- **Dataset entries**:
▼

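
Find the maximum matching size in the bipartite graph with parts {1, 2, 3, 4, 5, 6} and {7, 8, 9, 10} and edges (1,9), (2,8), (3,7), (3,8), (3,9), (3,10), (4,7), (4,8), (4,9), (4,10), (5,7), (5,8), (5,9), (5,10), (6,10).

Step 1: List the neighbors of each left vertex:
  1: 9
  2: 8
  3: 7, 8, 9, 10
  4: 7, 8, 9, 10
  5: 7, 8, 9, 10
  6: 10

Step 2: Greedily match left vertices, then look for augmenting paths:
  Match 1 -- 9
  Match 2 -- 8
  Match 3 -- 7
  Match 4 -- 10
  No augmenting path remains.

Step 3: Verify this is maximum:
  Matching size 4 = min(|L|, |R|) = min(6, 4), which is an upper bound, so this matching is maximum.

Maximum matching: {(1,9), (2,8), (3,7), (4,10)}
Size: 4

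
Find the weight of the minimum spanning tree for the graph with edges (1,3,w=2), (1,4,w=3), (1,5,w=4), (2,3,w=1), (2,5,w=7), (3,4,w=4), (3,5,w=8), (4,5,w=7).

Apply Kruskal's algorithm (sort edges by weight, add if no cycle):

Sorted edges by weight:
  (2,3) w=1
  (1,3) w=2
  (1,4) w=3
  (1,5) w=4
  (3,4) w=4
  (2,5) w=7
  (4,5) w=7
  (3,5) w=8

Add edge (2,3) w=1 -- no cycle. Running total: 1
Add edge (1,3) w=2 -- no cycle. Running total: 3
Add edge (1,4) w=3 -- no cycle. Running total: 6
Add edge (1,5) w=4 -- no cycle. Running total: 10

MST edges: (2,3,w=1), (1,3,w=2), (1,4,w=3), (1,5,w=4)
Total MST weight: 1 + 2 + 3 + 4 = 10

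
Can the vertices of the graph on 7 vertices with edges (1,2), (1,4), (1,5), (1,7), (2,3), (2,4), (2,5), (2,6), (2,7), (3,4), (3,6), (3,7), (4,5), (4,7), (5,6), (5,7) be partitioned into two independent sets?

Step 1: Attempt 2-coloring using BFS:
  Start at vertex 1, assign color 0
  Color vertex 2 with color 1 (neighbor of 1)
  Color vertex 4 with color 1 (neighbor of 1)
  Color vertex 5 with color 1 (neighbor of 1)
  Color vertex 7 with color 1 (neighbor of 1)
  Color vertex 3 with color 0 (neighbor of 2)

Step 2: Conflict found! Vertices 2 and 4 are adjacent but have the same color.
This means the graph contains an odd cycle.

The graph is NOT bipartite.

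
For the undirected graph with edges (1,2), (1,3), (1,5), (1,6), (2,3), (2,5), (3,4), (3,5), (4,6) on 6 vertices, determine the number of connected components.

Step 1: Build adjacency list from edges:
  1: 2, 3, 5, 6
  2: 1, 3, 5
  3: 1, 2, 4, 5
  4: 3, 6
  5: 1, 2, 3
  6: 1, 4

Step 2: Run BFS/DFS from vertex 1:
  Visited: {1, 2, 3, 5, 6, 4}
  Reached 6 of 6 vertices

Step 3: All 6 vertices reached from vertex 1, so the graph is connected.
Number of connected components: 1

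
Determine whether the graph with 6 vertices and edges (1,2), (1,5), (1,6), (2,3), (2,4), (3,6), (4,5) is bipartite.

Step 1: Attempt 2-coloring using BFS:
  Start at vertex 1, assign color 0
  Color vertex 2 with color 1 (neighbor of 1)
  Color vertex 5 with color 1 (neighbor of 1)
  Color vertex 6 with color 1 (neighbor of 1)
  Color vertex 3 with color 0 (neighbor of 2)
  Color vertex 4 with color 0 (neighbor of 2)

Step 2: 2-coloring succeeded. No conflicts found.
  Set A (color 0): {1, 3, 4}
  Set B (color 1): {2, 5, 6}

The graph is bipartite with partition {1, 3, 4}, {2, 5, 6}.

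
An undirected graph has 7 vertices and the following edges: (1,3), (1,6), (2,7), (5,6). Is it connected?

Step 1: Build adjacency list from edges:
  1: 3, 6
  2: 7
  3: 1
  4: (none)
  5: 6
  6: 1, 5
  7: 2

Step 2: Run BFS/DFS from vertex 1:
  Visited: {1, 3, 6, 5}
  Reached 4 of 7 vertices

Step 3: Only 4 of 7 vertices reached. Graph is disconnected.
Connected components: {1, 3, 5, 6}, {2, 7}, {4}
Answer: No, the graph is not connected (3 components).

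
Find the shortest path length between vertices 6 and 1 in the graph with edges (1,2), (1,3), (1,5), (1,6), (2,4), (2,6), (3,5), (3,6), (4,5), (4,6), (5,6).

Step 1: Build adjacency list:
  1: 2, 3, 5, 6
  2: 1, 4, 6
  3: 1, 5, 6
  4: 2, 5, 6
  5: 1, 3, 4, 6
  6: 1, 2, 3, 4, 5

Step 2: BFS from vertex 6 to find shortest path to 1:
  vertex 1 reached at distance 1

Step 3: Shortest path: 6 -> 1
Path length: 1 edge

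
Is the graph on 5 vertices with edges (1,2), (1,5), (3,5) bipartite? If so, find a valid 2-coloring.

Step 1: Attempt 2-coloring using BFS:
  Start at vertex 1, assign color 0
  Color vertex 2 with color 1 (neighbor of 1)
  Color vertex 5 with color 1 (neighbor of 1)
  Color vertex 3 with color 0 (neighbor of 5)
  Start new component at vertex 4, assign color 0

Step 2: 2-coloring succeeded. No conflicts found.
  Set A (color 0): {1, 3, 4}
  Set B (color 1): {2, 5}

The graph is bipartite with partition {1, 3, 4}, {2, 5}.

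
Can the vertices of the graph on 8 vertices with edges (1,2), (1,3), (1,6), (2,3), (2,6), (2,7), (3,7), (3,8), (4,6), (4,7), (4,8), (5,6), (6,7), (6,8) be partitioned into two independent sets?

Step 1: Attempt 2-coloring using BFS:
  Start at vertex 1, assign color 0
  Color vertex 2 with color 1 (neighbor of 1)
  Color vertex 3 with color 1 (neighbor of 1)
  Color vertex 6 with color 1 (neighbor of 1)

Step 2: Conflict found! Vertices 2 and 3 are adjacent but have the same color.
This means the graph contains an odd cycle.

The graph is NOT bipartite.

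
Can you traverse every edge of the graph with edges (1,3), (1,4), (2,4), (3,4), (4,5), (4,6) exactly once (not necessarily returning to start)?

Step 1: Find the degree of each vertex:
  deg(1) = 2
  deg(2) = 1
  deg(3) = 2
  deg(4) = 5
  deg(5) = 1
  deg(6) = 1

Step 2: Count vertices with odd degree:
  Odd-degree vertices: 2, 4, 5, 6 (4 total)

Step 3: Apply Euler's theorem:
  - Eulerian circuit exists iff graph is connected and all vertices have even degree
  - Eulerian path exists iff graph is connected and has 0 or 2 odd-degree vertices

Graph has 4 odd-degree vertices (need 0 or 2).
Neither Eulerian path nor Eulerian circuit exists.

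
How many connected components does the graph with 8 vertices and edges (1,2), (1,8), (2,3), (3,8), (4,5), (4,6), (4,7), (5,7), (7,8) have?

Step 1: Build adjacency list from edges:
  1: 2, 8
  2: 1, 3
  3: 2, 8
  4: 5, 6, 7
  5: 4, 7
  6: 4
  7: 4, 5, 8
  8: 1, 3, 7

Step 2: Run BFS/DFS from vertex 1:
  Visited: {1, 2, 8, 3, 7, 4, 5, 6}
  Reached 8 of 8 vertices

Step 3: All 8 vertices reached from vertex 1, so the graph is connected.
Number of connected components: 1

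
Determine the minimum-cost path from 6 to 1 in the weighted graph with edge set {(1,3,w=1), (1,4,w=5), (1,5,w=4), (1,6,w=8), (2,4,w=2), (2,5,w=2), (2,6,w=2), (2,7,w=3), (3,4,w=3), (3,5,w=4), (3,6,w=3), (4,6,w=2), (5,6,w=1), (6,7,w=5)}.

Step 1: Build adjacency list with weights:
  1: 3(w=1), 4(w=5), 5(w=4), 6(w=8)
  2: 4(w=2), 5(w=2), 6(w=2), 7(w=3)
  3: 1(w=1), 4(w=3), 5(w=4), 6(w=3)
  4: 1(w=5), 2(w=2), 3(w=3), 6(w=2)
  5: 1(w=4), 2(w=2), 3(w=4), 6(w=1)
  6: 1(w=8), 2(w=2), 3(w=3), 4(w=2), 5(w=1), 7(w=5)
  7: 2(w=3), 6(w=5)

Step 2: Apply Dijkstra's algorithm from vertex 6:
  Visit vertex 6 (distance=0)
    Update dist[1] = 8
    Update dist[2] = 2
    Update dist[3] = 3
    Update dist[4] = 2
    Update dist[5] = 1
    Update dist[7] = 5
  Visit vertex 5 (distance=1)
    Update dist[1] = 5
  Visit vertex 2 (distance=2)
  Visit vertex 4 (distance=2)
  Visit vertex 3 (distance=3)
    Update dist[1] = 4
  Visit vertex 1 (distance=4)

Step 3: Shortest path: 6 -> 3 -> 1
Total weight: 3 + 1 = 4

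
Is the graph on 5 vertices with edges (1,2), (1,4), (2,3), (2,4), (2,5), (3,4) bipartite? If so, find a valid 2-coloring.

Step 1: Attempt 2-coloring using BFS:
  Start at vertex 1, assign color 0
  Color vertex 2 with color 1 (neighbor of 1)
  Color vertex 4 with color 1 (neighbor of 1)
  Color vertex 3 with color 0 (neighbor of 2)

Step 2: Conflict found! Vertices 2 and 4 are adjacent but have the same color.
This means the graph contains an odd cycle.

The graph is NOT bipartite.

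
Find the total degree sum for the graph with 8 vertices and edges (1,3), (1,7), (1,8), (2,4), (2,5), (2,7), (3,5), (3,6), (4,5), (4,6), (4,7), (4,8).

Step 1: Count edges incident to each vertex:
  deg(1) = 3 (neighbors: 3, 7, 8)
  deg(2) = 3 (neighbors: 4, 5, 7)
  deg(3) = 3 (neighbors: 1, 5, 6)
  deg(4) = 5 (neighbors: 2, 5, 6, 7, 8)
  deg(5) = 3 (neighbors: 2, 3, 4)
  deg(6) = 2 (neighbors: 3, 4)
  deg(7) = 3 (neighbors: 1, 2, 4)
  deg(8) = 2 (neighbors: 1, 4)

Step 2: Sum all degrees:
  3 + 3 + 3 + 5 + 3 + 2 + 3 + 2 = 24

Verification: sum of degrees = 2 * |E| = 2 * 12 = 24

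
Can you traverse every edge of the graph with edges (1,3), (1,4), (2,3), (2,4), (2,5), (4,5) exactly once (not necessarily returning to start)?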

▲
▼

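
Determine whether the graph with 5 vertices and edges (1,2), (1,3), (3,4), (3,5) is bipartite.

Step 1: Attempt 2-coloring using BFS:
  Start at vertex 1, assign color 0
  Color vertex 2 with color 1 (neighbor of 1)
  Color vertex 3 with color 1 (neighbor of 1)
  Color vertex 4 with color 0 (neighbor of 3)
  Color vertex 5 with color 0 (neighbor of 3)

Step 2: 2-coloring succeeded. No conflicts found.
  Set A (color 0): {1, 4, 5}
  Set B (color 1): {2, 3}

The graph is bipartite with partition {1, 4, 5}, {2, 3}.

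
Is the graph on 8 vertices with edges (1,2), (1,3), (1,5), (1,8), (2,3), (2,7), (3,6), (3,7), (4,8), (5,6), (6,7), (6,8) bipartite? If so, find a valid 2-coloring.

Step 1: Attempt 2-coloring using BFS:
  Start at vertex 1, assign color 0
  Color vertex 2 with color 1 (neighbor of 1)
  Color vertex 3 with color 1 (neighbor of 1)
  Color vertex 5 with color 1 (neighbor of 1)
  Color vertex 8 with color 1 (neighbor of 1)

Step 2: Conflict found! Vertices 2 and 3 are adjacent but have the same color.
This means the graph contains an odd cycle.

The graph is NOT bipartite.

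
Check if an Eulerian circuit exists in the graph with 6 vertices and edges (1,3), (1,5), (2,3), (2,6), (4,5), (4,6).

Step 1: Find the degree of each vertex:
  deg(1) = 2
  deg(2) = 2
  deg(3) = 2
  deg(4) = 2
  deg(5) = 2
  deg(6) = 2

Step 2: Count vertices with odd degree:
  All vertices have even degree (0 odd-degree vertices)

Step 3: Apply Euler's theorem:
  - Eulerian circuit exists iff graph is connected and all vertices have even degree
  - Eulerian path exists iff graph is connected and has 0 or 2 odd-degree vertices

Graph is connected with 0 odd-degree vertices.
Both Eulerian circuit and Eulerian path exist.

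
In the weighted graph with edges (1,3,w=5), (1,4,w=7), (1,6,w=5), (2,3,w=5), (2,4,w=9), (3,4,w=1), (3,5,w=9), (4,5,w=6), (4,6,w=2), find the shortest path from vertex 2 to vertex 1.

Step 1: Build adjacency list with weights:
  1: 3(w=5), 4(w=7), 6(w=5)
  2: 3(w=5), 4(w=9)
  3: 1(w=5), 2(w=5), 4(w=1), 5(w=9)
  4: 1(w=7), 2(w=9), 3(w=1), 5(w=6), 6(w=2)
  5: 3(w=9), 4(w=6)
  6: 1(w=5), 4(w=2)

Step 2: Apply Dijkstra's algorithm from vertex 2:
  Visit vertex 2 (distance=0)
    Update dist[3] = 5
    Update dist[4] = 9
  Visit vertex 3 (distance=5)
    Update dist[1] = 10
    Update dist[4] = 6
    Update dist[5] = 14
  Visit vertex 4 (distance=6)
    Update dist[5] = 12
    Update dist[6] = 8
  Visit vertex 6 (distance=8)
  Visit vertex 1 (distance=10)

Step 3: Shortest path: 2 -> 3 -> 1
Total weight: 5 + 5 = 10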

▲

Look above for the line with "Find the total"; retype exactly that line, every line after it up to the line with "(4,5) exactly once (not necessarily returning to start)?", and that line too, nothing else.

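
Find the total degree sum for the graph with 8 vertices and edges (1,3), (1,7), (1,8), (2,4), (2,5), (2,7), (3,5), (3,6), (4,5), (4,6), (4,7), (4,8).

Step 1: Count edges incident to each vertex:
  deg(1) = 3 (neighbors: 3, 7, 8)
  deg(2) = 3 (neighbors: 4, 5, 7)
  deg(3) = 3 (neighbors: 1, 5, 6)
  deg(4) = 5 (neighbors: 2, 5, 6, 7, 8)
  deg(5) = 3 (neighbors: 2, 3, 4)
  deg(6) = 2 (neighbors: 3, 4)
  deg(7) = 3 (neighbors: 1, 2, 4)
  deg(8) = 2 (neighbors: 1, 4)

Step 2: Sum all degrees:
  3 + 3 + 3 + 5 + 3 + 2 + 3 + 2 = 24

Verification: sum of degrees = 2 * |E| = 2 * 12 = 24

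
Can you traverse every edge of the graph with edges (1,3), (1,4), (2,3), (2,4), (2,5), (4,5) exactly once (not necessarily returning to start)?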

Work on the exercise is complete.